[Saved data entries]
● ● ● ● ●

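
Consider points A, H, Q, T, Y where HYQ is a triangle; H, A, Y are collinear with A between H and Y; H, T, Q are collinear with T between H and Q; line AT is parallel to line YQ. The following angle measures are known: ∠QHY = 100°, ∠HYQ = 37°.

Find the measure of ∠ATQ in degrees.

∠ATQ = 137°

1. ∠HQY = 43°  [△HYQ]
2. ∠ATH = 43°  [AT∥YQ, corresponding at T]
3. ∠ATQ = 137°  [linear pair at T on HQ]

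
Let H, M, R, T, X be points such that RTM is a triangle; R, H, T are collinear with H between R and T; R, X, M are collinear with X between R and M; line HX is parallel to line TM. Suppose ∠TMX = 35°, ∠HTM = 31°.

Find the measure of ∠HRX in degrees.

1. ∠RMT = 35°  [X on ray MR]
2. ∠MTR = 31°  [H on ray TR]
3. ∠MRT = 114°  [△RTM]
4. ∠HRX = 114°  [H on RT, X on RM]

∠HRX = 114°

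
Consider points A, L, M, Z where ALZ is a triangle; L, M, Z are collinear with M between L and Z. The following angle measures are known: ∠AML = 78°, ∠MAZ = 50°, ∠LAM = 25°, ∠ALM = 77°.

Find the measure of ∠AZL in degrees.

∠AZL = 28°

1. ∠AMZ = 102°  [linear pair at M on LZ]
2. ∠AZM = 28°  [△AMZ]
3. ∠AZL = 28°  [M on ray ZL]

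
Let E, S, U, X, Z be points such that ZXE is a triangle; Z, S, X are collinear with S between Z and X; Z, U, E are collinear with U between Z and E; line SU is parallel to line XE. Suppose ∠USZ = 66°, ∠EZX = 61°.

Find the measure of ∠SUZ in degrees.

∠SUZ = 53°

1. ∠EXZ = 66°  [SU∥XE, corresponding at S]
2. ∠XEZ = 53°  [△ZXE]
3. ∠SUZ = 53°  [SU∥XE, corresponding at U]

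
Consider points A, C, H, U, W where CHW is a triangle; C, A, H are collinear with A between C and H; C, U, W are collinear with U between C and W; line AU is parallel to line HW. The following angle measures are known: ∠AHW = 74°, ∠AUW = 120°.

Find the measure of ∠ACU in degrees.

∠ACU = 46°

1. ∠CHW = 74°  [A on ray HC]
2. ∠AUC = 60°  [linear pair at U on CW]
3. ∠CAU = 74°  [AU∥HW, corresponding at A]
4. ∠ACU = 46°  [△CAU]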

● ● ● ● ●

● What you should do
Output, and output only, the lines from the one containing "Consider points A, C, H, U, W" through the last line of the data above.

● Answer for the task
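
Consider points A, C, H, U, W where CHW is a triangle; C, A, H are collinear with A between C and H; C, U, W are collinear with U between C and W; line AU is parallel to line HW. The following angle measures are known: ∠AHW = 74°, ∠AUW = 120°.

Find the measure of ∠ACU in degrees.

∠ACU = 46°

1. ∠CHW = 74°  [A on ray HC]
2. ∠AUC = 60°  [linear pair at U on CW]
3. ∠CAU = 74°  [AU∥HW, corresponding at A]
4. ∠ACU = 46°  [△CAU]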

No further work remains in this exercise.